Stored data entries:

══════════

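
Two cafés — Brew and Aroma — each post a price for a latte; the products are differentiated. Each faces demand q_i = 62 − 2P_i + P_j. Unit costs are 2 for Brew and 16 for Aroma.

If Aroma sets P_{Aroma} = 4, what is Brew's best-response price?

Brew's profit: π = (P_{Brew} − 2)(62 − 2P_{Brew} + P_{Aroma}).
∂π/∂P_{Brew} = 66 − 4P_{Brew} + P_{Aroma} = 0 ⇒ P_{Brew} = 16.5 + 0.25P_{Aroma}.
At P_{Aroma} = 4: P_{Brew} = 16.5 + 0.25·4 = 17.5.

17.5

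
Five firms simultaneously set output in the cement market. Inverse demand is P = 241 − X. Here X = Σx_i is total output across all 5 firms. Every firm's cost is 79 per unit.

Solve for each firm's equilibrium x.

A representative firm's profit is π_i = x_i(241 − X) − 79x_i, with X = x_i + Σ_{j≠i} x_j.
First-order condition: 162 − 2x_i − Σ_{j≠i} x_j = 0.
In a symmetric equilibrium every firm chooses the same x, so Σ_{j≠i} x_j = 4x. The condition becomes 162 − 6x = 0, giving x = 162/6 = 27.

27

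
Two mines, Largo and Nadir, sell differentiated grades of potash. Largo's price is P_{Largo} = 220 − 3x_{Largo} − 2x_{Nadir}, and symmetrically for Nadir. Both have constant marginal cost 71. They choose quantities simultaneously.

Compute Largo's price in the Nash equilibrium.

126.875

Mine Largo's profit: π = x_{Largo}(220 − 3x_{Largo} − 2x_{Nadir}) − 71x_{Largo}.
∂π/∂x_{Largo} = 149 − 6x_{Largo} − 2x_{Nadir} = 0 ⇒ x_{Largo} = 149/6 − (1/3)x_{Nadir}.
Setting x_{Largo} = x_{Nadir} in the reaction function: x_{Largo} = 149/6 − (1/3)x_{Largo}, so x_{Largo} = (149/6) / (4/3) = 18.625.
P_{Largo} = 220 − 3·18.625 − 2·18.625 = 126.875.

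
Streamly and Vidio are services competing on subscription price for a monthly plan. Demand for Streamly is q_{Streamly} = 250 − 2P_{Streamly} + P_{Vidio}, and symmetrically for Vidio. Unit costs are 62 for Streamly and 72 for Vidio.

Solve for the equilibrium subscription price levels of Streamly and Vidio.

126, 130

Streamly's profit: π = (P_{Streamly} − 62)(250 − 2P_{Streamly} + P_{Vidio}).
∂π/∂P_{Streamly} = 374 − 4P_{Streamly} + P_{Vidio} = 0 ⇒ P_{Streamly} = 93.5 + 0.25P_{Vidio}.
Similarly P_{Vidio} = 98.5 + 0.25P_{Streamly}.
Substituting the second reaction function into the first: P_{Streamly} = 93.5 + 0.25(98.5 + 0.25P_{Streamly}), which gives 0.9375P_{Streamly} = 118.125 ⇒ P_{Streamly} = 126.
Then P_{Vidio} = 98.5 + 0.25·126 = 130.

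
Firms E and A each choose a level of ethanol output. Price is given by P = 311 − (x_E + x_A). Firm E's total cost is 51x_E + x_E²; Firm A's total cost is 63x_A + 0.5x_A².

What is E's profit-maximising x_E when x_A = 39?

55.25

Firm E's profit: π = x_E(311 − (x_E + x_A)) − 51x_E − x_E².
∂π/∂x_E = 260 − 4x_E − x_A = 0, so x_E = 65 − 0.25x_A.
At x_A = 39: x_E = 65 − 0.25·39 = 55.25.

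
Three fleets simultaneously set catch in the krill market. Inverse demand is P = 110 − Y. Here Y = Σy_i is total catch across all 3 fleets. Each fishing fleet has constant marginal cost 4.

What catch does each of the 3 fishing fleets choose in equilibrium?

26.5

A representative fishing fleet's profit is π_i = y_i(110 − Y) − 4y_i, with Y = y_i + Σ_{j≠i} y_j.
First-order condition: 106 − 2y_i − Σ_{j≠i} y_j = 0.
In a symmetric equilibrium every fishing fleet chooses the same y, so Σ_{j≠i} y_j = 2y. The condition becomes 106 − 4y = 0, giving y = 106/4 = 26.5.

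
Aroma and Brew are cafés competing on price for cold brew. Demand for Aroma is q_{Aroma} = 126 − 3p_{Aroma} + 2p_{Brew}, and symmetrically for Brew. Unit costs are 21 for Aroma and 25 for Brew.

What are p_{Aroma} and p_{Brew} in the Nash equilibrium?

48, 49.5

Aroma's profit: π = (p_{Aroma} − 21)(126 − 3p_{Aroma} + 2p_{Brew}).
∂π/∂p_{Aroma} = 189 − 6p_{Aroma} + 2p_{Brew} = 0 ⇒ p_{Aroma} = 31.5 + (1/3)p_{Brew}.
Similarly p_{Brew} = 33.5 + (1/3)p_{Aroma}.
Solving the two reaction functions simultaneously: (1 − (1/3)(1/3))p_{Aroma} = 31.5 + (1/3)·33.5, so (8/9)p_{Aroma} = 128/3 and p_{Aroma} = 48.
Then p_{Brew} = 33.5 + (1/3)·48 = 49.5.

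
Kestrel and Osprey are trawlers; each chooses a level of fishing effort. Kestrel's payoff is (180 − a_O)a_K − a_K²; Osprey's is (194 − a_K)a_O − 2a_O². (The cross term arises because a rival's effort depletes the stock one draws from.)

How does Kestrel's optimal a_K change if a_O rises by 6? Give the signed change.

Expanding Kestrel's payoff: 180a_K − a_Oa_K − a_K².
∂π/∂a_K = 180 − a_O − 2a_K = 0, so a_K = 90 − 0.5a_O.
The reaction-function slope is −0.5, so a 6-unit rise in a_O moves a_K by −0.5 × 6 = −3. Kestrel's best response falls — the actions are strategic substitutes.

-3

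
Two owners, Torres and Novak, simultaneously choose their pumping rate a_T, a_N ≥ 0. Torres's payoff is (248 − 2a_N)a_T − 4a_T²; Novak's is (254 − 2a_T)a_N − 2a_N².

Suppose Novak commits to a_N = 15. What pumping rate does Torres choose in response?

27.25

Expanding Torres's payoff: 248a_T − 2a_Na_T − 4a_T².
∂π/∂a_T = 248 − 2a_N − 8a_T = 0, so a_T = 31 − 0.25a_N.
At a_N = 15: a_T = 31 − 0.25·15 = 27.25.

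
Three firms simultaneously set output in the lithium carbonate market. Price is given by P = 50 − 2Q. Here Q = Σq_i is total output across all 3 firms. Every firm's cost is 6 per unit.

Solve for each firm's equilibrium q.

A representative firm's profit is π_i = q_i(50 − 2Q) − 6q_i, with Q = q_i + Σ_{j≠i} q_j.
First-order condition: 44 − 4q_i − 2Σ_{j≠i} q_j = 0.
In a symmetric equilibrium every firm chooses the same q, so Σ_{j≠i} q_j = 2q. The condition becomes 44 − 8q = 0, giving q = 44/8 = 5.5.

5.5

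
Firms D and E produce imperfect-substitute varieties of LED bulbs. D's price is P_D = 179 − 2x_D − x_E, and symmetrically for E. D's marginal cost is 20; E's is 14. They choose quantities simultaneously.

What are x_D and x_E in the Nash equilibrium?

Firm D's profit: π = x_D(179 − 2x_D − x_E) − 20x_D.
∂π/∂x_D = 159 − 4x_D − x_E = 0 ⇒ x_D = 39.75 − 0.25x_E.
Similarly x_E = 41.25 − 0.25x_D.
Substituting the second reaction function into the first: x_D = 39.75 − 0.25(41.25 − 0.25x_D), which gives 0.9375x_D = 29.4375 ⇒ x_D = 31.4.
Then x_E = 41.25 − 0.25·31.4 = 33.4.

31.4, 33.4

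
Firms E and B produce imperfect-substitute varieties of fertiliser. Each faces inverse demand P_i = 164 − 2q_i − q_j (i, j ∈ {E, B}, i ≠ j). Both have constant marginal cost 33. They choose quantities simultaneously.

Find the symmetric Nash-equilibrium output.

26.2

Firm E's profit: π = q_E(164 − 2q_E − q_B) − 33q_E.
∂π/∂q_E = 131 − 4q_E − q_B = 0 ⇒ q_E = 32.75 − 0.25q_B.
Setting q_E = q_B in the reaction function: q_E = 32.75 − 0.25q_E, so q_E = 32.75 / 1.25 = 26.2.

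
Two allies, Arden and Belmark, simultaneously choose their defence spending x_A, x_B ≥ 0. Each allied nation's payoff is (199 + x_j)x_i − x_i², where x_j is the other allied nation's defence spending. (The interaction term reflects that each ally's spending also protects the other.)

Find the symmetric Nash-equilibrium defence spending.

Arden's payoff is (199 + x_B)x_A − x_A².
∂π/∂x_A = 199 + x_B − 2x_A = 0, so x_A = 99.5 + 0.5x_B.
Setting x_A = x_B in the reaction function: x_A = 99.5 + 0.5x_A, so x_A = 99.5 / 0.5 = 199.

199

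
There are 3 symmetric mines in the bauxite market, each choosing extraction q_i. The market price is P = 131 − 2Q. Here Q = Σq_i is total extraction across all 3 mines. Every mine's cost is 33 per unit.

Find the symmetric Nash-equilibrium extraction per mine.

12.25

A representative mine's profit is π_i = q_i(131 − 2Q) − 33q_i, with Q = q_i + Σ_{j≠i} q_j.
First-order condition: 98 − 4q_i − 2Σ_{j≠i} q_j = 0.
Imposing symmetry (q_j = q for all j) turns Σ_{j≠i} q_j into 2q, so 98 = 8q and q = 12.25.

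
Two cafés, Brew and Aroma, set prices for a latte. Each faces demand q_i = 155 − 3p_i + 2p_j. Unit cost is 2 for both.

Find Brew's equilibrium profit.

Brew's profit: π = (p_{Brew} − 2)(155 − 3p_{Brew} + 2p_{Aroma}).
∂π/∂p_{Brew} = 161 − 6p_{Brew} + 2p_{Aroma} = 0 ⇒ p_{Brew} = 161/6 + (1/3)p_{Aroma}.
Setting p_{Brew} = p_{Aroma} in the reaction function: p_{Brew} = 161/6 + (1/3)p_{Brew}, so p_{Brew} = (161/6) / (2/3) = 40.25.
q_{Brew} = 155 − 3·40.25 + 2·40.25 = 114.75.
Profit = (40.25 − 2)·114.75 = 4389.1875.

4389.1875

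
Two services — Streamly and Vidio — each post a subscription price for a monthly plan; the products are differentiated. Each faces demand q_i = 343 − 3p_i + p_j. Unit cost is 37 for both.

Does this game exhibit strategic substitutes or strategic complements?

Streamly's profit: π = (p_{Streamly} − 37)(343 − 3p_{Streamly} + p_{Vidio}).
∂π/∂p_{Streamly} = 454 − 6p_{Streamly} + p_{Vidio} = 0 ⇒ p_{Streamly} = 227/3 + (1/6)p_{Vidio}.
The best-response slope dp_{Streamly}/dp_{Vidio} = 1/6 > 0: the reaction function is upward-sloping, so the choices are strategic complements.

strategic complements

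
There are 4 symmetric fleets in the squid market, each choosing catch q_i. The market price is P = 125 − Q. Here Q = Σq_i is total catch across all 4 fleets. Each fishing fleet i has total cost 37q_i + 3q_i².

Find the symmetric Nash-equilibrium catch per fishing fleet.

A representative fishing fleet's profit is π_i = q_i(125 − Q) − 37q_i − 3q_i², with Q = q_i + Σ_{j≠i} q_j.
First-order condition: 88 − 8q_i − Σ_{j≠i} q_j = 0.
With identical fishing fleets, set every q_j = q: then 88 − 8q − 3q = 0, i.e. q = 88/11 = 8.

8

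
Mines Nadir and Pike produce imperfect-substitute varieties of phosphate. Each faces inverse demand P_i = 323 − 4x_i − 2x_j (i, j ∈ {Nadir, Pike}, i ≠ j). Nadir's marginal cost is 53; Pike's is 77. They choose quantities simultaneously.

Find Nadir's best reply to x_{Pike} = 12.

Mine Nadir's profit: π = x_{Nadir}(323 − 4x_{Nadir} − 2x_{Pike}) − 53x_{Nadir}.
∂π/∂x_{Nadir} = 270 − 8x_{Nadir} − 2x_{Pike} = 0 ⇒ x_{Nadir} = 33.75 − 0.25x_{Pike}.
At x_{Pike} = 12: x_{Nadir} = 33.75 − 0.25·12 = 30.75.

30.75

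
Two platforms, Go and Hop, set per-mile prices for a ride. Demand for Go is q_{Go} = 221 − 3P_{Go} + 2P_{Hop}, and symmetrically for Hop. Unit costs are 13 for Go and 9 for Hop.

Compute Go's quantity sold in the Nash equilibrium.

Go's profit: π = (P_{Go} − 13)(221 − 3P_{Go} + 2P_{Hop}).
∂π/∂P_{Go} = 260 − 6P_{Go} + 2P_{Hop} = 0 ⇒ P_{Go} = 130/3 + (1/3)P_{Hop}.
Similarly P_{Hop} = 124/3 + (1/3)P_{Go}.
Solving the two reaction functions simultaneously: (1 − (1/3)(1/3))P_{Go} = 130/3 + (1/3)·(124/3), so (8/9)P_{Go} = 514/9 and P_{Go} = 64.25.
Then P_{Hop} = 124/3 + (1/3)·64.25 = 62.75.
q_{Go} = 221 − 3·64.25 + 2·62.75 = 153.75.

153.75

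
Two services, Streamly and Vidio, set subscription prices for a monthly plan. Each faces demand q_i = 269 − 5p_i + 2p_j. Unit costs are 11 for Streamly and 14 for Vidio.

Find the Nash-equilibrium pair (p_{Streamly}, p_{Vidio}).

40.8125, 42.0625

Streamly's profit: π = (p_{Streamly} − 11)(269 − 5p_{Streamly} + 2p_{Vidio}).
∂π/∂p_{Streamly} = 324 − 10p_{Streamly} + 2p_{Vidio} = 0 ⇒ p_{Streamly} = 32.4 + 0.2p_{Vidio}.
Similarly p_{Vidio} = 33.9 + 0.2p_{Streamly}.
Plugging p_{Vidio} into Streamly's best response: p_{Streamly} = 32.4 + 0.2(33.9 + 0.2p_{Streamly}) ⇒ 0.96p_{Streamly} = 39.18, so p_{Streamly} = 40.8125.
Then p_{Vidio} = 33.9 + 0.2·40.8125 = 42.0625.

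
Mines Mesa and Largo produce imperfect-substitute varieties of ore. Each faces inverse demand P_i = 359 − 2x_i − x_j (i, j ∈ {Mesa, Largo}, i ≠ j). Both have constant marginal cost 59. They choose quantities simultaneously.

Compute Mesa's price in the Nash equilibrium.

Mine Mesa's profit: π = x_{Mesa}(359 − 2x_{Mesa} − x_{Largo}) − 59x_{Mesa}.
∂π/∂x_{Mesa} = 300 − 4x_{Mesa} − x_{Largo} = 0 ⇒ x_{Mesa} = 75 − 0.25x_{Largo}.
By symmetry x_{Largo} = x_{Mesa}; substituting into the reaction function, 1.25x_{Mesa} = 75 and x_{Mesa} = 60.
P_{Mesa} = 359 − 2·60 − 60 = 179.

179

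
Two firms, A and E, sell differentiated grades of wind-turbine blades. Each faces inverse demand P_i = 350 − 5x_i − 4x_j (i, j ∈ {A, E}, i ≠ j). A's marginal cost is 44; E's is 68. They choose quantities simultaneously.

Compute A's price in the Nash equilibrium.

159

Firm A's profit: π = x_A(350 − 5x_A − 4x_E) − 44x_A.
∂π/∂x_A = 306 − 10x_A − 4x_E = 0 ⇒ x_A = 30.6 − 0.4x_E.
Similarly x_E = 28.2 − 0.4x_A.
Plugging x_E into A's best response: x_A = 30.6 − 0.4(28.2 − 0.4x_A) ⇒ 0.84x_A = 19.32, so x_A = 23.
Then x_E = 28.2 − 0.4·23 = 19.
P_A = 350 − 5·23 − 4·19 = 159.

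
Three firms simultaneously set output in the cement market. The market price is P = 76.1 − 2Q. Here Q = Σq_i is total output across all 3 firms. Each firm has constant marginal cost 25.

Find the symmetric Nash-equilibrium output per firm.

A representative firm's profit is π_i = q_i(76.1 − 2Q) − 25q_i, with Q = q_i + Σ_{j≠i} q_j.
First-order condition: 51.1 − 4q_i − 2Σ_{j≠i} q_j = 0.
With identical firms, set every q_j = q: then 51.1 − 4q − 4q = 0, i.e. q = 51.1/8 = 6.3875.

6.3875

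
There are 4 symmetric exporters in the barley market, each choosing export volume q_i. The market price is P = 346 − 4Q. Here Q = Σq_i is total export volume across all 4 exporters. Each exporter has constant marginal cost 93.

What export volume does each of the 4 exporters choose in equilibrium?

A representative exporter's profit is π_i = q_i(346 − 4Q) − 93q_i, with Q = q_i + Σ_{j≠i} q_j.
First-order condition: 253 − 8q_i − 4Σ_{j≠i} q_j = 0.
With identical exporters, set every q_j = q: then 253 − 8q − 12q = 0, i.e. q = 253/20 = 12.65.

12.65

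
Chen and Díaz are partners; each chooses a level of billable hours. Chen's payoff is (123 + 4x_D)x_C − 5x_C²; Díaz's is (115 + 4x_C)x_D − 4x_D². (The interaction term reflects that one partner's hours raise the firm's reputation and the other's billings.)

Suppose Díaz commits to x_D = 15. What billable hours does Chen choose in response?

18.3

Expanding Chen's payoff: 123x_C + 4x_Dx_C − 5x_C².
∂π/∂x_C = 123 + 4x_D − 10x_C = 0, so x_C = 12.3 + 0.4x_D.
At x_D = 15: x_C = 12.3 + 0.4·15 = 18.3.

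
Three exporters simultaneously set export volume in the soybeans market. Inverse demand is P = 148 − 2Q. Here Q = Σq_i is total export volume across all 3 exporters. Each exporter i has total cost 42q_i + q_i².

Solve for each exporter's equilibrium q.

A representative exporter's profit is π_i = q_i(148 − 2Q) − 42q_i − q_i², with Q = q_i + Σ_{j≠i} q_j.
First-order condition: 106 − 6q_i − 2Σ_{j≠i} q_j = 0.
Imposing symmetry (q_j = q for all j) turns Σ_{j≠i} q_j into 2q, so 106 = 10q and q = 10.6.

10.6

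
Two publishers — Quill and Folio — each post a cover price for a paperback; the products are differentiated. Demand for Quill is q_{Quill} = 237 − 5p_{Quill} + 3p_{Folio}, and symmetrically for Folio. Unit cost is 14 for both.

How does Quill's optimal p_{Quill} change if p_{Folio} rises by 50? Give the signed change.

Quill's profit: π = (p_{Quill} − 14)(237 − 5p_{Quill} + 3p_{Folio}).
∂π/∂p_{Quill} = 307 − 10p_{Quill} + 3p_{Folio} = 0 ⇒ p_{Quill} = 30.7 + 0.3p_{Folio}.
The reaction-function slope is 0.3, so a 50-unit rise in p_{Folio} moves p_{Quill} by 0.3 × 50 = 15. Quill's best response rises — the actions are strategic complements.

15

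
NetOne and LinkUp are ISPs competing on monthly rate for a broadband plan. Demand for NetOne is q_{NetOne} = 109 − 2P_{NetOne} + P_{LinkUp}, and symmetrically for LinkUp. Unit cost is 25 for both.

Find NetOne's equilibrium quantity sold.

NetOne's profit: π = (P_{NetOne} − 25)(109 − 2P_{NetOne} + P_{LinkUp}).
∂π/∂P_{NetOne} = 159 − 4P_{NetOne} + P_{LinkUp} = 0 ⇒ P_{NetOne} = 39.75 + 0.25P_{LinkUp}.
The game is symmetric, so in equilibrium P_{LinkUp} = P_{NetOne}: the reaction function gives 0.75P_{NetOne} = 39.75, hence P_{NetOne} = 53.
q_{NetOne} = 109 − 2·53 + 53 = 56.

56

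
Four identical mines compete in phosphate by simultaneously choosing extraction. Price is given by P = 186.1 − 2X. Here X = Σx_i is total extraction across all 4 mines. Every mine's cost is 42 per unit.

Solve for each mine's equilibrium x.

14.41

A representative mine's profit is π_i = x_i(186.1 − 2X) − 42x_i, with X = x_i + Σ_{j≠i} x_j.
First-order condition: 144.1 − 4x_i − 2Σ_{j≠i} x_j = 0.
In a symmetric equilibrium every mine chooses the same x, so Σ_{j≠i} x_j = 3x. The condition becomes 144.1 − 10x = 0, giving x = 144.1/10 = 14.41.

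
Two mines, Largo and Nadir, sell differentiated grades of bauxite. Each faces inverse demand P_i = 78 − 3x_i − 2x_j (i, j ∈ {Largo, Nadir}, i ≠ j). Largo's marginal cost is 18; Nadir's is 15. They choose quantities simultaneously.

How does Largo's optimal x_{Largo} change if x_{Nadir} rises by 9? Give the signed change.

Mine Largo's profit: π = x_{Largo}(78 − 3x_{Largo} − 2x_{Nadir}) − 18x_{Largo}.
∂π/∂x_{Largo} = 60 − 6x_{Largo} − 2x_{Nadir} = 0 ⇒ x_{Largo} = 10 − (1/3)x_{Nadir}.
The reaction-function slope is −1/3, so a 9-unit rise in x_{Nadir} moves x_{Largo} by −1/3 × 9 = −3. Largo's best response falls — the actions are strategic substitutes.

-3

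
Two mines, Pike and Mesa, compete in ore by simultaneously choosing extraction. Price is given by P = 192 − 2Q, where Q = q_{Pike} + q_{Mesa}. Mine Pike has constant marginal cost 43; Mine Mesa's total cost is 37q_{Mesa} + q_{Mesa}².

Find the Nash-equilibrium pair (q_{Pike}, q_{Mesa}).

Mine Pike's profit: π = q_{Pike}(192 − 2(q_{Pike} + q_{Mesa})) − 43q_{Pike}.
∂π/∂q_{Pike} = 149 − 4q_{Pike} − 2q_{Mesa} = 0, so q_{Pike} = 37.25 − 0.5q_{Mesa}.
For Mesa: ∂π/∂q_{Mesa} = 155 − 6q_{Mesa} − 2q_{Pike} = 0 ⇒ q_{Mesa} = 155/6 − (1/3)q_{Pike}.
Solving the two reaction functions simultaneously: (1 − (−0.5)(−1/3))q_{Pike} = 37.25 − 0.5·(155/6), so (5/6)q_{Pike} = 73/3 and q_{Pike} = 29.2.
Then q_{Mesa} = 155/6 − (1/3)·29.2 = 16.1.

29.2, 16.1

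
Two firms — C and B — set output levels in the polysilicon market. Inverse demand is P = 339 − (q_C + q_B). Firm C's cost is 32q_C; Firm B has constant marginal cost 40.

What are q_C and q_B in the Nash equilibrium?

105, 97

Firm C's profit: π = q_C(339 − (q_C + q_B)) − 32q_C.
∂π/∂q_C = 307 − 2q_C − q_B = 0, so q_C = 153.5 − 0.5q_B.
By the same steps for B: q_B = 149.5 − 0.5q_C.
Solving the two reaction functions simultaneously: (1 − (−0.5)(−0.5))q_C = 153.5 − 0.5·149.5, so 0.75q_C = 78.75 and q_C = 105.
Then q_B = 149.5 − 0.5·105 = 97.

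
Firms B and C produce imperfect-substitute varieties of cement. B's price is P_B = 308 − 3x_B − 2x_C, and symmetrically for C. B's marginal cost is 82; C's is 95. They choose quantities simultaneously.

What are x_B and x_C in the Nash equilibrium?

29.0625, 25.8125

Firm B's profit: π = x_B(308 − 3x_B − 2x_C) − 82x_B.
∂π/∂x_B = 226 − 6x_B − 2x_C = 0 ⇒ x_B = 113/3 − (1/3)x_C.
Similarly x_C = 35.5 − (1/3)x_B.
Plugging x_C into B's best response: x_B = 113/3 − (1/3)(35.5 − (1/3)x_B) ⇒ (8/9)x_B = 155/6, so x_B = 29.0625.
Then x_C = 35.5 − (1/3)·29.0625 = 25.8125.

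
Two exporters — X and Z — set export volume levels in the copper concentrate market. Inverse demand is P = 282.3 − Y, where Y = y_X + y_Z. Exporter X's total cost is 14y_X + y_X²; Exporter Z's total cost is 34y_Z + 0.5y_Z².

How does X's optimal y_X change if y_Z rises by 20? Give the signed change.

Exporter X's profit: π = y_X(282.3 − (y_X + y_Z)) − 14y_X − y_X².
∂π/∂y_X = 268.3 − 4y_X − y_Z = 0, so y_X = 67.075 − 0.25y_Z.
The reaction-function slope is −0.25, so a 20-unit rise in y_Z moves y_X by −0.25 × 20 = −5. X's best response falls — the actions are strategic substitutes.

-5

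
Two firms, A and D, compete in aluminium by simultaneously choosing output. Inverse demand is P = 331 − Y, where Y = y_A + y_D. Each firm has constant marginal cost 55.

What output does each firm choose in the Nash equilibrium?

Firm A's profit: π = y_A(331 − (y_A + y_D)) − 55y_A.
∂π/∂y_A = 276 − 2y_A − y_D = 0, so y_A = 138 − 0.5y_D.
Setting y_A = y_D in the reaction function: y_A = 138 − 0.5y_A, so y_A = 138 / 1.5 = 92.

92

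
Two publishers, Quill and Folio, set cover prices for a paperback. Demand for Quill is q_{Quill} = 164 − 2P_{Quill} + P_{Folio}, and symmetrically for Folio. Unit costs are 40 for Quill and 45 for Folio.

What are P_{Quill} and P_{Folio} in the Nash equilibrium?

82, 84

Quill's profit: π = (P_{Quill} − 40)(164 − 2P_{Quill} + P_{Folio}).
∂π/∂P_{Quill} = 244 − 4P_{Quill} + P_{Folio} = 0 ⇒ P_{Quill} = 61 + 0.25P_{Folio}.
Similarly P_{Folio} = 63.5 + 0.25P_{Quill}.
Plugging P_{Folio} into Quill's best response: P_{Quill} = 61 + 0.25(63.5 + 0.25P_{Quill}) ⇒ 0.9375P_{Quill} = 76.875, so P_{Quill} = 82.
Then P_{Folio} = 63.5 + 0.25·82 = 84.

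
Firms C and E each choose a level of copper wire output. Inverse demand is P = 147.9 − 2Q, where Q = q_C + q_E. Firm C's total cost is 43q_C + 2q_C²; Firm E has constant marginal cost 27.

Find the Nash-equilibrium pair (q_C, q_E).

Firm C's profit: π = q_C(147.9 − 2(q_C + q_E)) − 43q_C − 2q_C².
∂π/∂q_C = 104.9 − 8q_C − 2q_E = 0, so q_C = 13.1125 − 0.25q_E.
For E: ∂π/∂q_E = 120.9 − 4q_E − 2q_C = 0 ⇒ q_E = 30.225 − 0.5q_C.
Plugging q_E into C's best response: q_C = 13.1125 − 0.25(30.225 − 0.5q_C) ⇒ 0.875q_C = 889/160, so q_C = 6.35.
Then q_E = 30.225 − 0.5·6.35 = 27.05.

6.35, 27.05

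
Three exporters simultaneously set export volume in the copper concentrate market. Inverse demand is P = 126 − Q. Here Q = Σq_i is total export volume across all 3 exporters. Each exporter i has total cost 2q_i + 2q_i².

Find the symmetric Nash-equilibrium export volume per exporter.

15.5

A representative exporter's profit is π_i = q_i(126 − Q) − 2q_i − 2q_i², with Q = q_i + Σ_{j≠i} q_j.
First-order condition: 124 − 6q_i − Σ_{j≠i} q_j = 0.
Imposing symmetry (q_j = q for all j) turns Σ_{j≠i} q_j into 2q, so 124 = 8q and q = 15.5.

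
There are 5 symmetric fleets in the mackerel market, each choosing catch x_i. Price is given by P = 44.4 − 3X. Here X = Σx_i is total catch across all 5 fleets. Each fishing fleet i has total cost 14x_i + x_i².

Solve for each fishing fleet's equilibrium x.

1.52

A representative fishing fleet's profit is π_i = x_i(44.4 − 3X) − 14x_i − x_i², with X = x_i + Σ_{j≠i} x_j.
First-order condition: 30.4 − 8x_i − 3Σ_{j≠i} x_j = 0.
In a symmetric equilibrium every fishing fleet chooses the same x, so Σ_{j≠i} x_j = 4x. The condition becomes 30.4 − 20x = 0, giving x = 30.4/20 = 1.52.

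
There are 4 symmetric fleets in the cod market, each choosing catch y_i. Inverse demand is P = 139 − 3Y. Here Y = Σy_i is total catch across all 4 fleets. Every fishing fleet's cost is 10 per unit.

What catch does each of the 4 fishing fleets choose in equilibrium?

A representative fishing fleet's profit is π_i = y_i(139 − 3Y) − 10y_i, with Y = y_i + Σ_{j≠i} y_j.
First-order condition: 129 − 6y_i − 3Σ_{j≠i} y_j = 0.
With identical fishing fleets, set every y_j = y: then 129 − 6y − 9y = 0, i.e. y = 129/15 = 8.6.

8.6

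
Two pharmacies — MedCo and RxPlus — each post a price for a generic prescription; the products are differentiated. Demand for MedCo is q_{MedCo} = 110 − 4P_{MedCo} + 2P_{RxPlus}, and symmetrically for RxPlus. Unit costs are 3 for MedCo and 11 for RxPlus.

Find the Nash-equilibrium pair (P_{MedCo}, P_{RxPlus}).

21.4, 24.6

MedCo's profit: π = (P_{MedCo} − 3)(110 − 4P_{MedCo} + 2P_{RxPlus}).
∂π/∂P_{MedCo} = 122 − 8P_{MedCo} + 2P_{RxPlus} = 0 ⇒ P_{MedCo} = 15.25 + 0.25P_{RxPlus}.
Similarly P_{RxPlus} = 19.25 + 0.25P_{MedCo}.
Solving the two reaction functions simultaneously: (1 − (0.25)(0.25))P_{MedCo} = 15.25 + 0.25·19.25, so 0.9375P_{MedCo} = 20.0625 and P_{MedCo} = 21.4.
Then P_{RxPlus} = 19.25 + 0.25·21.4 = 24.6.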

══════════

EXERCISE → Reproduce each line of the records in which the string "latte" appears.

SOLUTION TO THIS EXERCISE →
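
Two cafés — Brew and Aroma — each post a price for a latte; the products are differentiated. Each faces demand q_i = 62 − 2P_i + P_j. Unit costs are 2 for Brew and 16 for Aroma.
Two cafés, Brew and Aroma, set prices for a latte. Each faces demand q_i = 155 − 3p_i + 2p_j. Unit cost is 2 for both.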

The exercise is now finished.